AIM OF THE TASK: Copy the records below in full, changing no character.
----
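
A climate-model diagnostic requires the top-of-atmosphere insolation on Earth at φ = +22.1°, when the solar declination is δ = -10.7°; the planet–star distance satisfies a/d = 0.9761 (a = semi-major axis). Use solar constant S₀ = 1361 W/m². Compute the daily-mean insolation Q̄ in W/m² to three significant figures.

cos H₀ = −tan(+22.1°) tan(-10.700°) = 0.0767, H₀ = 1.4940 rad.
Bracket: H₀ sin φ sin δ + cos φ cos δ sin H₀ = 1.4940×0.37622×-0.18567 + 0.92653×0.98261×0.99705 = -0.104360 + 0.907732 = 0.803372.
Inverse-square distance factor (a/d)² = 0.9761² = 0.952771.
Q̄ = (S₀/π) × 0.952771 × [bracket] = (1361/π) × 0.952771 × 0.803372 = 331.6 W/m².

Q̄ ≈ 332 W/m²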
----
REPLY TO THE EXERCISE:
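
A climate-model diagnostic requires the top-of-atmosphere insolation on Earth at φ = +22.1°, when the solar declination is δ = -10.7°; the planet–star distance satisfies a/d = 0.9761 (a = semi-major axis). Use solar constant S₀ = 1361 W/m². Compute the daily-mean insolation Q̄ in W/m² to three significant figures.

cos H₀ = −tan(+22.1°) tan(-10.700°) = 0.0767, H₀ = 1.4940 rad.
Bracket: H₀ sin φ sin δ + cos φ cos δ sin H₀ = 1.4940×0.37622×-0.18567 + 0.92653×0.98261×0.99705 = -0.104360 + 0.907732 = 0.803372.
Inverse-square distance factor (a/d)² = 0.9761² = 0.952771.
Q̄ = (S₀/π) × 0.952771 × [bracket] = (1361/π) × 0.952771 × 0.803372 = 331.6 W/m².

Q̄ ≈ 332 W/m²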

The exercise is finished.